The records below:

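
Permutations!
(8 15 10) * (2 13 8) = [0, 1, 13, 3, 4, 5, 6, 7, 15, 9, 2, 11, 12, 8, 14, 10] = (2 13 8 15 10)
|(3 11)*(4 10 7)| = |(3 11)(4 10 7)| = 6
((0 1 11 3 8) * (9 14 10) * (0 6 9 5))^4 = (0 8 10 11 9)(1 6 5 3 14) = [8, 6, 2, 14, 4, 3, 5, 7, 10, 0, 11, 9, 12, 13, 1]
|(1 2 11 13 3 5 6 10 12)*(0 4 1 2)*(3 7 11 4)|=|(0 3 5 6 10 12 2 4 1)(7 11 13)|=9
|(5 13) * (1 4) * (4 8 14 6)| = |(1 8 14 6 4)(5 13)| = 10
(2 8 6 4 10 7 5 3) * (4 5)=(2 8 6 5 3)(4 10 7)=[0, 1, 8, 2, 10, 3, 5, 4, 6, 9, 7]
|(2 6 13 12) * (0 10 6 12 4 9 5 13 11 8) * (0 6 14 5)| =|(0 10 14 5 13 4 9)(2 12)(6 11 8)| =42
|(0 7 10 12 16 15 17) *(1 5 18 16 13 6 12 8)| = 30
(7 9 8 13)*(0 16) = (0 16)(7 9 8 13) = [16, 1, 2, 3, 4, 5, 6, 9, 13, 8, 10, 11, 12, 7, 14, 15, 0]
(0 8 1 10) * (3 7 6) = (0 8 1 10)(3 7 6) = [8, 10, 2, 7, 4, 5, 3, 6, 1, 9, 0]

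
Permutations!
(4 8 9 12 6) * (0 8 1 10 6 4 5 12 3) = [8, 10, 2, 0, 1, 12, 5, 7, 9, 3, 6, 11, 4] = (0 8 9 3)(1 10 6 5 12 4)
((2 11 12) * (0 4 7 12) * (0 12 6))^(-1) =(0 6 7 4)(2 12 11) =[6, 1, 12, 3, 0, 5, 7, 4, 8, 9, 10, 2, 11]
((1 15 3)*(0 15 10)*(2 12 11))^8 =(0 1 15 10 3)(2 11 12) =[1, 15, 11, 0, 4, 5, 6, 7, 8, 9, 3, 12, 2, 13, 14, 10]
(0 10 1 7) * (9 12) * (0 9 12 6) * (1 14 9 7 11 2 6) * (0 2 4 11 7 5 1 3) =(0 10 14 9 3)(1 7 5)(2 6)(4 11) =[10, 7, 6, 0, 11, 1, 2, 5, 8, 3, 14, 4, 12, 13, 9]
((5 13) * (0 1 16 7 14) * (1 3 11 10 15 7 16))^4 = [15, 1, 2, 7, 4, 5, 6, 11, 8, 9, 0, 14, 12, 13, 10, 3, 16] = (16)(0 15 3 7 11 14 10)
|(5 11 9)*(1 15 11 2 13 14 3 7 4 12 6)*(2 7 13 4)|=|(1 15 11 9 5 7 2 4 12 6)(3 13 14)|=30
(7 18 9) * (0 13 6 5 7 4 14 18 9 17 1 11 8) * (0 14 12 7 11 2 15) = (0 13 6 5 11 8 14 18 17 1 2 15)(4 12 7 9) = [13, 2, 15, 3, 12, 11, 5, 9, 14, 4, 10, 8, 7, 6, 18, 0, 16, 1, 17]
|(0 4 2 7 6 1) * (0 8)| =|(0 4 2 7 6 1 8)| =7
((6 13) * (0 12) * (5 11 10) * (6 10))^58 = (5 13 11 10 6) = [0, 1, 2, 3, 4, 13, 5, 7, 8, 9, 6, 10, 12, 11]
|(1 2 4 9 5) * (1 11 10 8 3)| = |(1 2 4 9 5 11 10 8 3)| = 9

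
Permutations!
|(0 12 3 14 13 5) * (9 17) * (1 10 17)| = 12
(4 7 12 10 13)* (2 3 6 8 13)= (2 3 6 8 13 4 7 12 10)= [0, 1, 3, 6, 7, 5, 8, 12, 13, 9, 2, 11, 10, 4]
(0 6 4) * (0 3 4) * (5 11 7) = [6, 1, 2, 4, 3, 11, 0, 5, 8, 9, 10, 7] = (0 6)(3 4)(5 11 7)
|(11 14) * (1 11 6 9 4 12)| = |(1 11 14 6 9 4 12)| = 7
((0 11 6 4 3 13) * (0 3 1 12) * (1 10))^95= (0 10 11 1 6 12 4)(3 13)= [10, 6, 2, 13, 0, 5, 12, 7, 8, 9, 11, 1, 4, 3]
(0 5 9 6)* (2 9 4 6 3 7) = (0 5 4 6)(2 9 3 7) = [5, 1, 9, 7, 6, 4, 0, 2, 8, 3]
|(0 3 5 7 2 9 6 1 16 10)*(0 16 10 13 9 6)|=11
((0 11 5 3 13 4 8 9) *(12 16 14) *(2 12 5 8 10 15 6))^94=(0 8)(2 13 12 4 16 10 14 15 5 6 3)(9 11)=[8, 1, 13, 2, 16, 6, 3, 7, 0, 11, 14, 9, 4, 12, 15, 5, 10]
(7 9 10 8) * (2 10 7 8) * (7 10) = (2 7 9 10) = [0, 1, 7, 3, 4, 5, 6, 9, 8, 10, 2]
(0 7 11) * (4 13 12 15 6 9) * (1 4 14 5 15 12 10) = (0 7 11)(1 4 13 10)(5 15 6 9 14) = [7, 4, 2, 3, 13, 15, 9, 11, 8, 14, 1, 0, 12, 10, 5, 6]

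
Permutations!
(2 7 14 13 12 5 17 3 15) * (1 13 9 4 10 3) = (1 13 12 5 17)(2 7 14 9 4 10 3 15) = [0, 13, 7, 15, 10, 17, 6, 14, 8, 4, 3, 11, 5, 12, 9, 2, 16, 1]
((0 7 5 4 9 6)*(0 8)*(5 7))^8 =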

End of The records.

§ **Task objective**
Each line from the one holding "(0 7 11) * (4" down to the end of the records above is to be repeated exactly; no other line belongs in the reply.

§ **Reply to the exercise**
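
(0 7 11) * (4 13 12 15 6 9) * (1 4 14 5 15 12 10) = (0 7 11)(1 4 13 10)(5 15 6 9 14) = [7, 4, 2, 3, 13, 15, 9, 11, 8, 14, 1, 0, 12, 10, 5, 6]

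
Permutations!
(2 7 14 13 12 5 17 3 15) * (1 13 9 4 10 3) = (1 13 12 5 17)(2 7 14 9 4 10 3 15) = [0, 13, 7, 15, 10, 17, 6, 14, 8, 4, 3, 11, 5, 12, 9, 2, 16, 1]
((0 7 5 4 9 6)*(0 8)*(5 7))^8 =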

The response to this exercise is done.